_PROBLEM TO SOLVE:_
Every record is to be restated exactly, with nothing left out.
[Start of section]
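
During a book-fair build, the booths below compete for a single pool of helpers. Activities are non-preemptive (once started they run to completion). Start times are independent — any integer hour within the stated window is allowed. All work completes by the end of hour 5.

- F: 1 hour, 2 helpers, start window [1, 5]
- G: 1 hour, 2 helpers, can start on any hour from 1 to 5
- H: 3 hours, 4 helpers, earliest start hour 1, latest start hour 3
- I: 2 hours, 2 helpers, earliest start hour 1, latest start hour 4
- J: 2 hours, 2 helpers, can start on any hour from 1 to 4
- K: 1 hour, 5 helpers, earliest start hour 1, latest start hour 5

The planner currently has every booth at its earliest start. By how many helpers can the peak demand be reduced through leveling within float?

11

Early-start peak: h1:17  h2:8  h3:4  h4:0  h5:0 ⇒ 17.
Leveled (F@1, G@1, H@2, I@1, J@3, K@5): h1:6  h2:6  h3:6  h4:6  h5:5 ⇒ 6.
Reduction 17 − 6 = 11.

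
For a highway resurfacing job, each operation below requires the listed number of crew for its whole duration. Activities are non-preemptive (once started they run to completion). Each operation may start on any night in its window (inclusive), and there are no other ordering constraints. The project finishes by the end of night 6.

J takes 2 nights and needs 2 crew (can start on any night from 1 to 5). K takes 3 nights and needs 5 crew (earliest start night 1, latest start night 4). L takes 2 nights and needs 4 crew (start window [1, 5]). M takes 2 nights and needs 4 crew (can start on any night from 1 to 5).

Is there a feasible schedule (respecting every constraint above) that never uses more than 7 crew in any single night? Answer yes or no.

no

The minimum achievable peak is 8; 7 < 8, so no feasible schedule stays within the cap.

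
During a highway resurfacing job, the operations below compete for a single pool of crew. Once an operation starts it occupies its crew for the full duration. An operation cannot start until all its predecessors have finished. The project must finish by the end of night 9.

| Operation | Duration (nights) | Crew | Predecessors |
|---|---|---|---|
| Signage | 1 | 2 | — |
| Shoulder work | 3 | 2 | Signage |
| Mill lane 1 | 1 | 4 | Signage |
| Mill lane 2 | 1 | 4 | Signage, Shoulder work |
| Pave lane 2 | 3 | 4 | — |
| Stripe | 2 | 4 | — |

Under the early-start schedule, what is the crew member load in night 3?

6

At early start, night 3 has: Shoulder work, Pave lane 2.
Demand: 2 + 4 = 6.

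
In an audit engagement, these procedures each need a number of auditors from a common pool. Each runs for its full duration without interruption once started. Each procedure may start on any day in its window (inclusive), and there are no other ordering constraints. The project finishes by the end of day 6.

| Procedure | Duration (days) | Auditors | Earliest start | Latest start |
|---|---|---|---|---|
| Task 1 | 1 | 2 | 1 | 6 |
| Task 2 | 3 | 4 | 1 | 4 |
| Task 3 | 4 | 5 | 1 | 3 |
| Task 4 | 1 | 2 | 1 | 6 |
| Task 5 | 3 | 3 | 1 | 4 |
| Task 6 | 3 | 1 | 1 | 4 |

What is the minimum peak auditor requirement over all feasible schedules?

9

Early-start (Task 1@1, Task 2@1, Task 3@1, Task 4@1, Task 5@1, Task 6@1) gives peak 17: d1:17  d2:13  d3:13  d4:5  d5:0  d6:0.
Shift Task 3→2, Task 5→4, Task 6→4.
Schedule Task 1@1, Task 2@1, Task 3@2, Task 4@1, Task 5@4, Task 6@4: d1:8  d2:9  d3:9  d4:9  d5:9  d6:4 — peak 9.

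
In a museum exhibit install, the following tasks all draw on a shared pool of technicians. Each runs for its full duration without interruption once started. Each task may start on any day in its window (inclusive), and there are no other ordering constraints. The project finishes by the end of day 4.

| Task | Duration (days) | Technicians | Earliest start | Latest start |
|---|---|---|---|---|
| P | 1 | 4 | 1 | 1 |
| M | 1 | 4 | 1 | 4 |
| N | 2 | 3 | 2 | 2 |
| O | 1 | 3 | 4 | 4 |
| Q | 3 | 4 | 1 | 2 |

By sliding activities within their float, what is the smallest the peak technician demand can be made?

Early-start (P@1, M@1, N@2, O@4, Q@1) gives peak 12: d1:12  d2:7  d3:7  d4:3.
Shift Q→2.
Schedule P@1, M@1, N@2, O@4, Q@2: d1:8  d2:7  d3:7  d4:7 — peak 8.
Total technician-days = 29 over 4 days ⇒ peak ≥ ⌈29/4⌉ = 8, so 8 is optimal.

8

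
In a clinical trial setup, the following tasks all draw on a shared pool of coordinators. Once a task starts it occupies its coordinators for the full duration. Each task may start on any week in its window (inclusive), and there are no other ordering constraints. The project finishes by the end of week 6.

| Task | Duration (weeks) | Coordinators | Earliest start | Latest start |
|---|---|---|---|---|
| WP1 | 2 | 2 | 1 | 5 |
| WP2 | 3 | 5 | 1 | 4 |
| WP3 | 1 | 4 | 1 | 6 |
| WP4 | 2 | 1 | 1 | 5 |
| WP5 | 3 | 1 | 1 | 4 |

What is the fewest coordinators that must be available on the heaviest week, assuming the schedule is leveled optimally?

5

Early-start (WP1@1, WP2@1, WP3@1, WP4@1, WP5@1) gives peak 13: w1:13  w2:9  w3:6  w4:0  w5:0  w6:0.
Shift WP2→4, WP3→3.
Schedule WP1@1, WP2@4, WP3@3, WP4@1, WP5@1: w1:4  w2:4  w3:5  w4:5  w5:5  w6:5 — peak 5.
Total coordinator-weeks = 28 over 6 weeks ⇒ peak ≥ ⌈28/6⌉ = 5, so 5 is optimal.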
[End of section]
_SOLUTION BELOW:_
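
During a book-fair build, the booths below compete for a single pool of helpers. Activities are non-preemptive (once started they run to completion). Start times are independent — any integer hour within the stated window is allowed. All work completes by the end of hour 5.

- F: 1 hour, 2 helpers, start window [1, 5]
- G: 1 hour, 2 helpers, can start on any hour from 1 to 5
- H: 3 hours, 4 helpers, earliest start hour 1, latest start hour 3
- I: 2 hours, 2 helpers, earliest start hour 1, latest start hour 4
- J: 2 hours, 2 helpers, can start on any hour from 1 to 4
- K: 1 hour, 5 helpers, earliest start hour 1, latest start hour 5

The planner currently has every booth at its earliest start. By how many helpers can the peak demand be reduced through leveling within float?

11

Early-start peak: h1:17  h2:8  h3:4  h4:0  h5:0 ⇒ 17.
Leveled (F@1, G@1, H@2, I@1, J@3, K@5): h1:6  h2:6  h3:6  h4:6  h5:5 ⇒ 6.
Reduction 17 − 6 = 11.

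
For a highway resurfacing job, each operation below requires the listed number of crew for its whole duration. Activities are non-preemptive (once started they run to completion). Each operation may start on any night in its window (inclusive), and there are no other ordering constraints. The project finishes by the end of night 6.

J takes 2 nights and needs 2 crew (can start on any night from 1 to 5). K takes 3 nights and needs 5 crew (earliest start night 1, latest start night 4). L takes 2 nights and needs 4 crew (start window [1, 5]). M takes 2 nights and needs 4 crew (can start on any night from 1 to 5).

Is there a feasible schedule (respecting every constraint above) that never uses more than 7 crew in any single night? Answer yes or no.

no

The minimum achievable peak is 8; 7 < 8, so no feasible schedule stays within the cap.

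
During a highway resurfacing job, the operations below compete for a single pool of crew. Once an operation starts it occupies its crew for the full duration. An operation cannot start until all its predecessors have finished. The project must finish by the end of night 9.

| Operation | Duration (nights) | Crew | Predecessors |
|---|---|---|---|
| Signage | 1 | 2 | — |
| Shoulder work | 3 | 2 | Signage |
| Mill lane 1 | 1 | 4 | Signage |
| Mill lane 2 | 1 | 4 | Signage, Shoulder work |
| Pave lane 2 | 3 | 4 | — |
| Stripe | 2 | 4 | — |

Under the early-start schedule, what is the crew member load in night 3?

6

At early start, night 3 has: Shoulder work, Pave lane 2.
Demand: 2 + 4 = 6.

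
In an audit engagement, these procedures each need a number of auditors from a common pool. Each runs for its full duration without interruption once started. Each procedure may start on any day in its window (inclusive), and there are no other ordering constraints. The project finishes by the end of day 6.

| Procedure | Duration (days) | Auditors | Earliest start | Latest start |
|---|---|---|---|---|
| Task 1 | 1 | 2 | 1 | 6 |
| Task 2 | 3 | 4 | 1 | 4 |
| Task 3 | 4 | 5 | 1 | 3 |
| Task 4 | 1 | 2 | 1 | 6 |
| Task 5 | 3 | 3 | 1 | 4 |
| Task 6 | 3 | 1 | 1 | 4 |

What is the minimum peak auditor requirement over all feasible schedules?

9

Early-start (Task 1@1, Task 2@1, Task 3@1, Task 4@1, Task 5@1, Task 6@1) gives peak 17: d1:17  d2:13  d3:13  d4:5  d5:0  d6:0.
Shift Task 3→2, Task 5→4, Task 6→4.
Schedule Task 1@1, Task 2@1, Task 3@2, Task 4@1, Task 5@4, Task 6@4: d1:8  d2:9  d3:9  d4:9  d5:9  d6:4 — peak 9.

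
In a museum exhibit install, the following tasks all draw on a shared pool of technicians. Each runs for its full duration without interruption once started. Each task may start on any day in its window (inclusive), and there are no other ordering constraints. The project finishes by the end of day 4.

| Task | Duration (days) | Technicians | Earliest start | Latest start |
|---|---|---|---|---|
| P | 1 | 4 | 1 | 1 |
| M | 1 | 4 | 1 | 4 |
| N | 2 | 3 | 2 | 2 |
| O | 1 | 3 | 4 | 4 |
| Q | 3 | 4 | 1 | 2 |

By sliding activities within their float, what is the smallest the peak technician demand can be made?

Early-start (P@1, M@1, N@2, O@4, Q@1) gives peak 12: d1:12  d2:7  d3:7  d4:3.
Shift Q→2.
Schedule P@1, M@1, N@2, O@4, Q@2: d1:8  d2:7  d3:7  d4:7 — peak 8.
Total technician-days = 29 over 4 days ⇒ peak ≥ ⌈29/4⌉ = 8, so 8 is optimal.

8

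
In a clinical trial setup, the following tasks all draw on a shared pool of coordinators. Once a task starts it occupies its coordinators for the full duration. Each task may start on any week in its window (inclusive), and there are no other ordering constraints. The project finishes by the end of week 6.

| Task | Duration (weeks) | Coordinators | Earliest start | Latest start |
|---|---|---|---|---|
| WP1 | 2 | 2 | 1 | 5 |
| WP2 | 3 | 5 | 1 | 4 |
| WP3 | 1 | 4 | 1 | 6 |
| WP4 | 2 | 1 | 1 | 5 |
| WP5 | 3 | 1 | 1 | 4 |

What is the fewest coordinators that must be available on the heaviest week, assuming the schedule is leveled optimally?

5

Early-start (WP1@1, WP2@1, WP3@1, WP4@1, WP5@1) gives peak 13: w1:13  w2:9  w3:6  w4:0  w5:0  w6:0.
Shift WP2→4, WP3→3.
Schedule WP1@1, WP2@4, WP3@3, WP4@1, WP5@1: w1:4  w2:4  w3:5  w4:5  w5:5  w6:5 — peak 5.
Total coordinator-weeks = 28 over 6 weeks ⇒ peak ≥ ⌈28/6⌉ = 5, so 5 is optimal.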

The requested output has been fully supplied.